### WORK TASK
For the data below, restate word for word only the lines from the line containing "Group A has" through the line containing "(Ties are present;", both ends included.

### ENTRIES SHOWN
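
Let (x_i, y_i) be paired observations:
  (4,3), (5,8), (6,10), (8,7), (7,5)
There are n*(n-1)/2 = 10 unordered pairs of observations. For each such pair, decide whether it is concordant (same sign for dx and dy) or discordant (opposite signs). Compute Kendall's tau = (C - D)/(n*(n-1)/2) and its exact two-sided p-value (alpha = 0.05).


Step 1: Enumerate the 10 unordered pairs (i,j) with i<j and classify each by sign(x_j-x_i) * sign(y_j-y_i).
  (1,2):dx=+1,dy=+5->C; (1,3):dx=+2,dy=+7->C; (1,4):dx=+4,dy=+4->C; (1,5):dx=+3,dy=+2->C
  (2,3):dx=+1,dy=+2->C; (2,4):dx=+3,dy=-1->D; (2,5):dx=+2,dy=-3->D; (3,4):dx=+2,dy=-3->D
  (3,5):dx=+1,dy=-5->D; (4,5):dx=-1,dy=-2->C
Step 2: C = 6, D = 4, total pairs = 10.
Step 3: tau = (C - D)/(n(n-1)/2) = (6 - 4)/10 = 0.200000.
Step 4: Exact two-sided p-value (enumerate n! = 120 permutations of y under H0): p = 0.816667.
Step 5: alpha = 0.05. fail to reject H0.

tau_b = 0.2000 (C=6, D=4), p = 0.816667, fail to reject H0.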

...

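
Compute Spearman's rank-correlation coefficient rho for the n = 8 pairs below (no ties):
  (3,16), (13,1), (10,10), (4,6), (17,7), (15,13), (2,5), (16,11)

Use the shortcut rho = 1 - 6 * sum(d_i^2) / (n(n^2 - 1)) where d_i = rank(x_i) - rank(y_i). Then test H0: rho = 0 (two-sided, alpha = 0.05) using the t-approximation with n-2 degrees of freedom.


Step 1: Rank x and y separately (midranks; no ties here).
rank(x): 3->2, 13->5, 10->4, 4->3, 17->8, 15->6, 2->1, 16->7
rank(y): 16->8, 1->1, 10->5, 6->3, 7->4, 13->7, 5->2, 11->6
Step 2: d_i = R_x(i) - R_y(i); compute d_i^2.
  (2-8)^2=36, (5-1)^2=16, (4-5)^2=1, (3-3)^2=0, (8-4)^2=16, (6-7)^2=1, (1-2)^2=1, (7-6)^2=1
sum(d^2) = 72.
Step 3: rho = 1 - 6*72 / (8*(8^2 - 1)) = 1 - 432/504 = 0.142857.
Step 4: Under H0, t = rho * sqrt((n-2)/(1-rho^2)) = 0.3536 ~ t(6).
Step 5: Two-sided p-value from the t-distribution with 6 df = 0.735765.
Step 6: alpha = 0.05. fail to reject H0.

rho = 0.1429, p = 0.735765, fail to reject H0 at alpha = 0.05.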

--

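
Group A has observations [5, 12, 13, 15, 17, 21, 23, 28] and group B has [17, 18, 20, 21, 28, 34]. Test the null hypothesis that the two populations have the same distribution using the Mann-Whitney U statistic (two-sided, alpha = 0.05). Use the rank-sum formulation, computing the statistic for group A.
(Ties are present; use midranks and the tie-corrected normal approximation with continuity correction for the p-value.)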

### YOUR RESPONSE
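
Group A has observations [5, 12, 13, 15, 17, 21, 23, 28] and group B has [17, 18, 20, 21, 28, 34]. Test the null hypothesis that the two populations have the same distribution using the Mann-Whitney U statistic (two-sided, alpha = 0.05). Use the rank-sum formulation, computing the statistic for group A.
(Ties are present; use midranks and the tie-corrected normal approximation with continuity correction for the p-value.)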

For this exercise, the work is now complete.